Extracted entries:
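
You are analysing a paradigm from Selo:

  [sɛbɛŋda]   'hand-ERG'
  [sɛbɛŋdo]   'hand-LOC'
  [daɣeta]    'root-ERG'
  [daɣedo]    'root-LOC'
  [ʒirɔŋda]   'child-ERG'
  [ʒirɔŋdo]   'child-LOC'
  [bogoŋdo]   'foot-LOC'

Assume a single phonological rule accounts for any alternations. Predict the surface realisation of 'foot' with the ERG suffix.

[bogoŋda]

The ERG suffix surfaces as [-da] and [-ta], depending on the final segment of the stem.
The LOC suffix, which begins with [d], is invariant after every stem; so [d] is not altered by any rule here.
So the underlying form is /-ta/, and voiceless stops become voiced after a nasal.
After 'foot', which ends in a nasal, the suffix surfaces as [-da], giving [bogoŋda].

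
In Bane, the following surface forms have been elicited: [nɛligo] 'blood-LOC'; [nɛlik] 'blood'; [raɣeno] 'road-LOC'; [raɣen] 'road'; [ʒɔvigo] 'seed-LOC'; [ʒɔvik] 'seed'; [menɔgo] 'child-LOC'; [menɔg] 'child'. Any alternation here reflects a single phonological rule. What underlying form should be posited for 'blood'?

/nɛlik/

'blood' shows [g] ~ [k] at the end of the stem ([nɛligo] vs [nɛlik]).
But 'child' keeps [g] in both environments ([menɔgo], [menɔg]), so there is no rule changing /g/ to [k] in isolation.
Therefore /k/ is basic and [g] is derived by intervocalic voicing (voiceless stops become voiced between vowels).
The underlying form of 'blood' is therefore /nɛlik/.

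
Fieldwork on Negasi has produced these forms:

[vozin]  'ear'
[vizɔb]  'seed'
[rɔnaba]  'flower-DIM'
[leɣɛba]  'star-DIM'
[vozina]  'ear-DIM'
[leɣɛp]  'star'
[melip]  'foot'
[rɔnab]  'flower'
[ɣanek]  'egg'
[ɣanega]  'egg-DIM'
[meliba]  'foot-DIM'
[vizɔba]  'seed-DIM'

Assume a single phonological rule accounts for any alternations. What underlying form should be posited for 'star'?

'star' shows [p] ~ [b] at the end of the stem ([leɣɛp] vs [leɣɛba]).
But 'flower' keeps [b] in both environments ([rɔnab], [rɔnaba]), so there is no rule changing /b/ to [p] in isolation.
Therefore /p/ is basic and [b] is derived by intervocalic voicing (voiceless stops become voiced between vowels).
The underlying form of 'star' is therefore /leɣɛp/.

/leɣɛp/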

...

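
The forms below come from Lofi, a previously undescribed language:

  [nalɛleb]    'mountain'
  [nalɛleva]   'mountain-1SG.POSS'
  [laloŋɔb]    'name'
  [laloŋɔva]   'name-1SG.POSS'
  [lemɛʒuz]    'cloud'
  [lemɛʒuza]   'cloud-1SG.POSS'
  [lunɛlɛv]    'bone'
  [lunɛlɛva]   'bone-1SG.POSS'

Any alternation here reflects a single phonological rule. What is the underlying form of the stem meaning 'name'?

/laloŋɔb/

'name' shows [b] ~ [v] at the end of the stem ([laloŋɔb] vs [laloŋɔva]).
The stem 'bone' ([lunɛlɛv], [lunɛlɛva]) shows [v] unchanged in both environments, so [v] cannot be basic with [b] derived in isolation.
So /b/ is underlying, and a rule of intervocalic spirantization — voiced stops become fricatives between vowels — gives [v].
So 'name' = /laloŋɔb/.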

Action item: Go through the listing above, count the lines that contain "POSS", and state that number alone.

Solution to the problem: 4